EXERCISE INSTRUCTIONS:
Emit all the data exactly as provided.

Start of MATERIAL FOR THIS TASK

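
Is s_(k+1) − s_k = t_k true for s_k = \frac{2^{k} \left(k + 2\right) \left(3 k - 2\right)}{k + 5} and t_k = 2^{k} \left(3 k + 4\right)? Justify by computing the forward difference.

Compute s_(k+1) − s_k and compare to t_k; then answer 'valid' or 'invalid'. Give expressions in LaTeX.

s_(k+1) = 2**(k + 1)*(k + 3)*(3*k + 1)/(k + 6)
s_(k+1) − s_k = 2**k*(3*k**3 + 28*k**2 + 86*k + 54)/(k**2 + 11*k + 30)
(s_(k+1) − s_k) − t_k = 2**k*(-9*k**2 - 48*k - 66)/(k**2 + 11*k + 30)

Invalid: residual \frac{2^{k} \left(- 9 k^{2} - 48 k - 66\right)}{k^{2} + 11 k + 30} ≠ 0.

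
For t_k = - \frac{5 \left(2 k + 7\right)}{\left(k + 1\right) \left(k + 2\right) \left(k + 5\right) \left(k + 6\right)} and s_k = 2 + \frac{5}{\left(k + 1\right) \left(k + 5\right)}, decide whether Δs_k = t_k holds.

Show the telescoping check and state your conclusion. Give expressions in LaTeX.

s_(k+1) = 2 + 5/((k + 2)*(k + 6))
s_(k+1) − s_k = 5*(-2*k - 7)/(k**4 + 14*k**3 + 65*k**2 + 112*k + 60)
(s_(k+1) − s_k) − t_k = 0

valid; difference matches t_k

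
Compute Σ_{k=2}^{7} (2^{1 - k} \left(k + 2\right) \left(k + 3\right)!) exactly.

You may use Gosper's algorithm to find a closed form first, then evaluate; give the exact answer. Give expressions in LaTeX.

Σ = 623580

r(k) = (k + 3)*(k + 4)/(2*(k + 2)) after simplifying.
Factor: A=k/2 + 2; B=1; C=k + 2.
Set up (k/2 + 2)·f(k+1) − (1)·f(k) − (k + 2) = 0.
From deg A=1, deg B=0, deg C=1: d=0.
A polynomial solution: f(k) = 2.
R(k) = B(k−1)·f(k)/C(k) = 2/(k + 2); s_k = R·t_k = 2**(2 - k)*factorial(k + 3).
Δs = 2**(1 - k)*(k + 2)*factorial(k + 3), as required.
Evaluate s at k=8 and k=2: 623700 and 120; difference 623580.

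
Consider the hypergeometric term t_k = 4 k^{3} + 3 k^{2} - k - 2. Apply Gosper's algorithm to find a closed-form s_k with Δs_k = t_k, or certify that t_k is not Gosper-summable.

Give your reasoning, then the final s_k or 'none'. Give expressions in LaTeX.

s_k = k \left(k^{3} - k^{2} - k - 1\right)

r(k) = (4*k**3 + 15*k**2 + 17*k + 4)/(4*k**3 + 3*k**2 - k - 2) after simplifying.
Take A(k)=1, B(k)=1, C(k)=k**3 + 3*k**2/4 - k/4 - 1/2.
f must satisfy (1)·f(k+1) − (1)·f(k) = k**3 + 3*k**2/4 - k/4 - 1/2.
Degrees (0,0,3) ⇒ d ≤ 4.
Match coefficients ⇒ f(k) = k*(k**3 - k**2 - k - 1)/4.
So s_k = (B(k−1)f/C)·t_k = (k*(k**3 - k**2 - k - 1)/(4*k**3 + 3*k**2 - k - 2))·t_k = k*(k**3 - k**2 - k - 1).
s_(k+1) − s_k = 4*k**3 + 3*k**2 - k - 2 = t_k.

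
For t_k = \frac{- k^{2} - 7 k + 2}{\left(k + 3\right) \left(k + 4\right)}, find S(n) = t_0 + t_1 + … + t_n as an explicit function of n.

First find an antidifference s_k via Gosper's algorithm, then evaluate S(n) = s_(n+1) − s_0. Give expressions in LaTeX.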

End of MATERIAL FOR THIS TASK

RESPONSE BELOW:
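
Is s_(k+1) − s_k = t_k true for s_k = \frac{2^{k} \left(k + 2\right) \left(3 k - 2\right)}{k + 5} and t_k = 2^{k} \left(3 k + 4\right)? Justify by computing the forward difference.

Compute s_(k+1) − s_k and compare to t_k; then answer 'valid' or 'invalid'. Give expressions in LaTeX.

s_(k+1) = 2**(k + 1)*(k + 3)*(3*k + 1)/(k + 6)
s_(k+1) − s_k = 2**k*(3*k**3 + 28*k**2 + 86*k + 54)/(k**2 + 11*k + 30)
(s_(k+1) − s_k) − t_k = 2**k*(-9*k**2 - 48*k - 66)/(k**2 + 11*k + 30)

Invalid: residual \frac{2^{k} \left(- 9 k^{2} - 48 k - 66\right)}{k^{2} + 11 k + 30} ≠ 0.

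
For t_k = - \frac{5 \left(2 k + 7\right)}{\left(k + 1\right) \left(k + 2\right) \left(k + 5\right) \left(k + 6\right)} and s_k = 2 + \frac{5}{\left(k + 1\right) \left(k + 5\right)}, decide whether Δs_k = t_k holds.

Show the telescoping check and state your conclusion. Give expressions in LaTeX.

s_(k+1) = 2 + 5/((k + 2)*(k + 6))
s_(k+1) − s_k = 5*(-2*k - 7)/(k**4 + 14*k**3 + 65*k**2 + 112*k + 60)
(s_(k+1) − s_k) − t_k = 0

valid; difference matches t_k

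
Compute Σ_{k=2}^{7} (2^{1 - k} \left(k + 2\right) \left(k + 3\right)!) exactly.

You may use Gosper's algorithm to find a closed form first, then evaluate; give the exact answer. Give expressions in LaTeX.

Σ = 623580

r(k) = (k + 3)*(k + 4)/(2*(k + 2)) after simplifying.
Factor: A=k/2 + 2; B=1; C=k + 2.
Set up (k/2 + 2)·f(k+1) − (1)·f(k) − (k + 2) = 0.
From deg A=1, deg B=0, deg C=1: d=0.
A polynomial solution: f(k) = 2.
R(k) = B(k−1)·f(k)/C(k) = 2/(k + 2); s_k = R·t_k = 2**(2 - k)*factorial(k + 3).
Δs = 2**(1 - k)*(k + 2)*factorial(k + 3), as required.
Evaluate s at k=8 and k=2: 623700 and 120; difference 623580.

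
Consider the hypergeometric term t_k = 4 k^{3} + 3 k^{2} - k - 2. Apply Gosper's algorithm to find a closed-form s_k with Δs_k = t_k, or certify that t_k is not Gosper-summable.

Give your reasoning, then the final s_k or 'none'. Give expressions in LaTeX.

s_k = k \left(k^{3} - k^{2} - k - 1\right)

r(k) = (4*k**3 + 15*k**2 + 17*k + 4)/(4*k**3 + 3*k**2 - k - 2) after simplifying.
Take A(k)=1, B(k)=1, C(k)=k**3 + 3*k**2/4 - k/4 - 1/2.
f must satisfy (1)·f(k+1) − (1)·f(k) = k**3 + 3*k**2/4 - k/4 - 1/2.
Degrees (0,0,3) ⇒ d ≤ 4.
Match coefficients ⇒ f(k) = k*(k**3 - k**2 - k - 1)/4.
So s_k = (B(k−1)f/C)·t_k = (k*(k**3 - k**2 - k - 1)/(4*k**3 + 3*k**2 - k - 2))·t_k = k*(k**3 - k**2 - k - 1).
s_(k+1) − s_k = 4*k**3 + 3*k**2 - k - 2 = t_k.

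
For t_k = \frac{- k^{2} - 7 k + 2}{\left(k + 3\right) \left(k + 4\right)}, find S(n) = t_0 + t_1 + … + t_n as an explicit function of n.

First find an antidifference s_k via Gosper's algorithm, then evaluate S(n) = s_(n+1) − s_0. Give expressions in LaTeX.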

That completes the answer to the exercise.